▶ _WORK REQUIRED_:
Which lines of the entries hold the string "fills"? Copy each one.
==================================================
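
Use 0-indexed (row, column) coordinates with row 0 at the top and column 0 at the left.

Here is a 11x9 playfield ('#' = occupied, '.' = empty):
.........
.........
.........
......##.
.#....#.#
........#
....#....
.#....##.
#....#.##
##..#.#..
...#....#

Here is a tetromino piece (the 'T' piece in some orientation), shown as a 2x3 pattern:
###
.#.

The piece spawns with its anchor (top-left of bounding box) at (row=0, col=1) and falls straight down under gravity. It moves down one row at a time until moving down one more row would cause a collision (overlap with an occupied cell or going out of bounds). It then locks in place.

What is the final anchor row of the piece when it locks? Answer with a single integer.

Spawn at (row=0, col=1). Try each row:
  row 0: fits
  row 1: fits
  row 2: fits
  row 3: fits
  row 4: blocked -> lock at row 3

Answer: 3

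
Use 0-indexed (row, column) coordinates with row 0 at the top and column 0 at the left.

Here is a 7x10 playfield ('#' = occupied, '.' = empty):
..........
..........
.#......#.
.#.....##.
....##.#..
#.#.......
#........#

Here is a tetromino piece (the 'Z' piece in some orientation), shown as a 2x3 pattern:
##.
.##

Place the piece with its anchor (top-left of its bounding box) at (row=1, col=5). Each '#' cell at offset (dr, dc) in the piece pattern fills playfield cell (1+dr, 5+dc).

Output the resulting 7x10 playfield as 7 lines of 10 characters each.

Fill (1+0,5+0) = (1,5)
Fill (1+0,5+1) = (1,6)
Fill (1+1,5+1) = (2,6)
Fill (1+1,5+2) = (2,7)

Answer: ..........
.....##...
.#....###.
.#.....##.
....##.#..
#.#.......
#........#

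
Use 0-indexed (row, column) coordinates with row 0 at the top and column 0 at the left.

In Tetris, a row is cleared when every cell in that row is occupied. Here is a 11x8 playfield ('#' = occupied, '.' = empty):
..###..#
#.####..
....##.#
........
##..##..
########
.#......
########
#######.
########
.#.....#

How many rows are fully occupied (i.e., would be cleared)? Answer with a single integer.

Answer: 3

Derivation:
Check each row:
  row 0: 4 empty cells -> not full
  row 1: 3 empty cells -> not full
  row 2: 5 empty cells -> not full
  row 3: 8 empty cells -> not full
  row 4: 4 empty cells -> not full
  row 5: 0 empty cells -> FULL (clear)
  row 6: 7 empty cells -> not full
  row 7: 0 empty cells -> FULL (clear)
  row 8: 1 empty cell -> not full
  row 9: 0 empty cells -> FULL (clear)
  row 10: 6 empty cells -> not full
Total rows cleared: 3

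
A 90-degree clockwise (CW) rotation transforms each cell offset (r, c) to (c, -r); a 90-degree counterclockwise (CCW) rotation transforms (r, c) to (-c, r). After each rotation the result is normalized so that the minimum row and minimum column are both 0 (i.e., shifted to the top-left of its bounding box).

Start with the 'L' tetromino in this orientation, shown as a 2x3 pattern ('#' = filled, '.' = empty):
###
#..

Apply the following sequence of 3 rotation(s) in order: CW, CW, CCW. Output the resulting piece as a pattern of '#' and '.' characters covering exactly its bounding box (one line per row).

Answer: ##
.#
.#

Derivation:
Start:
###
#..
After rotation 1 (CW):
##
.#
.#
After rotation 2 (CW):
..#
###
After rotation 3 (CCW):
##
.#
.#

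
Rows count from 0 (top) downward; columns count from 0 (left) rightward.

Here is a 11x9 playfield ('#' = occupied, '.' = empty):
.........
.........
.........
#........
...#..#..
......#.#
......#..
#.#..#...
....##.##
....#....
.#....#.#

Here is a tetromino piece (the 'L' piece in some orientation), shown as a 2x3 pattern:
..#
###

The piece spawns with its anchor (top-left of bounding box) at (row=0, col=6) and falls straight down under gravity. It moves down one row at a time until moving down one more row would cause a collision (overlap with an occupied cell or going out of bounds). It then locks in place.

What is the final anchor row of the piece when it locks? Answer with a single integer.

Answer: 2

Derivation:
Spawn at (row=0, col=6). Try each row:
  row 0: fits
  row 1: fits
  row 2: fits
  row 3: blocked -> lock at row 2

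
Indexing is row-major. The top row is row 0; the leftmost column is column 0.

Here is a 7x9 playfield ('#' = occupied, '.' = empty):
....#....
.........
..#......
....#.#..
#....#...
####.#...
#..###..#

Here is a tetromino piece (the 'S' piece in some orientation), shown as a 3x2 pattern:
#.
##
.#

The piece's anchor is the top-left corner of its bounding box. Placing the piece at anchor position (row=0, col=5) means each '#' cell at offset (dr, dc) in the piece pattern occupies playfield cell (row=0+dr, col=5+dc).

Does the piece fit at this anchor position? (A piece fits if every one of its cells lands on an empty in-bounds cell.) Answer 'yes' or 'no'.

Answer: yes

Derivation:
Check each piece cell at anchor (0, 5):
  offset (0,0) -> (0,5): empty -> OK
  offset (1,0) -> (1,5): empty -> OK
  offset (1,1) -> (1,6): empty -> OK
  offset (2,1) -> (2,6): empty -> OK
All cells valid: yes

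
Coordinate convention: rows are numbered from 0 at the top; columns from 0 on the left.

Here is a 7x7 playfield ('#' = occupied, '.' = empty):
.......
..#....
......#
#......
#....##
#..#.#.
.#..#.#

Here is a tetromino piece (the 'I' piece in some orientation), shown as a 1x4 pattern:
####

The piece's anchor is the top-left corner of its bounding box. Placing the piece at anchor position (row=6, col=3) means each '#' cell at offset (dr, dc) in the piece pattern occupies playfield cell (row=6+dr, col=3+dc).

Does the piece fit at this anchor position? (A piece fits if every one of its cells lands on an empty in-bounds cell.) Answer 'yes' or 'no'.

Check each piece cell at anchor (6, 3):
  offset (0,0) -> (6,3): empty -> OK
  offset (0,1) -> (6,4): occupied ('#') -> FAIL
  offset (0,2) -> (6,5): empty -> OK
  offset (0,3) -> (6,6): occupied ('#') -> FAIL
All cells valid: no

Answer: no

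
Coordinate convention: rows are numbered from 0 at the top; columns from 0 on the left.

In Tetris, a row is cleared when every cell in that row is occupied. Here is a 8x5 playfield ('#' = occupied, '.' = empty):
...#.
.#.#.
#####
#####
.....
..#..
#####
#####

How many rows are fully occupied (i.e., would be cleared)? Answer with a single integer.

Answer: 4

Derivation:
Check each row:
  row 0: 4 empty cells -> not full
  row 1: 3 empty cells -> not full
  row 2: 0 empty cells -> FULL (clear)
  row 3: 0 empty cells -> FULL (clear)
  row 4: 5 empty cells -> not full
  row 5: 4 empty cells -> not full
  row 6: 0 empty cells -> FULL (clear)
  row 7: 0 empty cells -> FULL (clear)
Total rows cleared: 4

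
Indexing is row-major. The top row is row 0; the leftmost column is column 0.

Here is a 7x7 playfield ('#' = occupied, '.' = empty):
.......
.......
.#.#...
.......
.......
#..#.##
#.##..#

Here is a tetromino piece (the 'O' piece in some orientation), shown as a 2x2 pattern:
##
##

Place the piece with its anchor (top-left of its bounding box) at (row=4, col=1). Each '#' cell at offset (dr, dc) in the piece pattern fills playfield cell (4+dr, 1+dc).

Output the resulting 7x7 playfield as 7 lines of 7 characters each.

Answer: .......
.......
.#.#...
.......
.##....
####.##
#.##..#

Derivation:
Fill (4+0,1+0) = (4,1)
Fill (4+0,1+1) = (4,2)
Fill (4+1,1+0) = (5,1)
Fill (4+1,1+1) = (5,2)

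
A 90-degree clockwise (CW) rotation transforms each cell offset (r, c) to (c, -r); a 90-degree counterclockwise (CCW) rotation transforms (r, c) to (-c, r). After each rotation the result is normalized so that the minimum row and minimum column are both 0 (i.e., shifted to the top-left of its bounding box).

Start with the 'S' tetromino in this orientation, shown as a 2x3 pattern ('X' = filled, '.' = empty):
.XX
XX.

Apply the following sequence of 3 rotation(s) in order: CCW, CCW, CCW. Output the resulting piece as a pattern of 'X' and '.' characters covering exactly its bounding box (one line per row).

Start:
.XX
XX.
After rotation 1 (CCW):
X.
XX
.X
After rotation 2 (CCW):
.XX
XX.
After rotation 3 (CCW):
X.
XX
.X

Answer: X.
XX
.X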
==================================================
▶ _ANSWER TO THE PROBLEM_:
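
Place the piece with its anchor (top-left of its bounding box) at (row=1, col=5). Each '#' cell at offset (dr, dc) in the piece pattern fills playfield cell (1+dr, 5+dc).
Place the piece with its anchor (top-left of its bounding box) at (row=4, col=1). Each '#' cell at offset (dr, dc) in the piece pattern fills playfield cell (4+dr, 1+dc).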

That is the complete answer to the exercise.